▶ [REQUIRED ACTION]:
Return, unchanged, every line starting at the one with "IrpR is the" and running through the last line of the material below, with nothing else added.

▶ [DATASET EXTRACT]:

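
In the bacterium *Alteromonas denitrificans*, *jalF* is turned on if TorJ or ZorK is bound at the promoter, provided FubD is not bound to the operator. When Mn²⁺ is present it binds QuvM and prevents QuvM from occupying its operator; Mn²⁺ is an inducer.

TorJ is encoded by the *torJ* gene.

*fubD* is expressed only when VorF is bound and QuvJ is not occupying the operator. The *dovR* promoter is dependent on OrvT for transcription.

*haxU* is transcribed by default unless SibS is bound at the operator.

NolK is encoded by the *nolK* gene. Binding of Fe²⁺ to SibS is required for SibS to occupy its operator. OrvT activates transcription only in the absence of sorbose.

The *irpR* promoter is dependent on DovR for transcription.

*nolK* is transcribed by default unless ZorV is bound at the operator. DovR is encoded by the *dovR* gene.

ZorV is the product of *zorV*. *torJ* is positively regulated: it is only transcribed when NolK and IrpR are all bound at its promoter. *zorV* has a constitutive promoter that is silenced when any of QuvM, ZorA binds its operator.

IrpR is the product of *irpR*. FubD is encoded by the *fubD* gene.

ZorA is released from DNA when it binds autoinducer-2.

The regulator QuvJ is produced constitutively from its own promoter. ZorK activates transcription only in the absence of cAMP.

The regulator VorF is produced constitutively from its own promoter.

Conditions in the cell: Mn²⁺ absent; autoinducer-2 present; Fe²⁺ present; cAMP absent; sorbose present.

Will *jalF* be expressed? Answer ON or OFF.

Mn²⁺ is absent, so QuvM is active.
Autoinducer-2 is present, so ZorA is inactive.
With repressor QuvM bound, *zorV* is not transcribed.
So ZorV is not produced.
With no repressor bound, *nolK* is transcribed.
So NolK is produced and active.
Sorbose is present, so OrvT is inactive.
Required activator OrvT is absent, so *dovR* is not transcribed.
So DovR is not produced.
Required activator DovR is absent, so *irpR* is not transcribed.
So IrpR is not produced.
Required activator IrpR is absent, so *torJ* is not transcribed.
So TorJ is not produced.
cAMP is absent, so ZorK is active.
QuvJ is produced constitutively and is active.
VorF is produced constitutively and is active.
With repressor QuvJ bound, *fubD* is not transcribed.
So FubD is not produced.
Activator ZorK is present, so *jalF* is transcribed.

ON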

▶ [WORKED SOLUTION]:
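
IrpR is the product of *irpR*. FubD is encoded by the *fubD* gene.

ZorA is released from DNA when it binds autoinducer-2.

The regulator QuvJ is produced constitutively from its own promoter. ZorK activates transcription only in the absence of cAMP.

The regulator VorF is produced constitutively from its own promoter.

Conditions in the cell: Mn²⁺ absent; autoinducer-2 present; Fe²⁺ present; cAMP absent; sorbose present.

Will *jalF* be expressed? Answer ON or OFF.

Mn²⁺ is absent, so QuvM is active.
Autoinducer-2 is present, so ZorA is inactive.
With repressor QuvM bound, *zorV* is not transcribed.
So ZorV is not produced.
With no repressor bound, *nolK* is transcribed.
So NolK is produced and active.
Sorbose is present, so OrvT is inactive.
Required activator OrvT is absent, so *dovR* is not transcribed.
So DovR is not produced.
Required activator DovR is absent, so *irpR* is not transcribed.
So IrpR is not produced.
Required activator IrpR is absent, so *torJ* is not transcribed.
So TorJ is not produced.
cAMP is absent, so ZorK is active.
QuvJ is produced constitutively and is active.
VorF is produced constitutively and is active.
With repressor QuvJ bound, *fubD* is not transcribed.
So FubD is not produced.
Activator ZorK is present, so *jalF* is transcribed.

ON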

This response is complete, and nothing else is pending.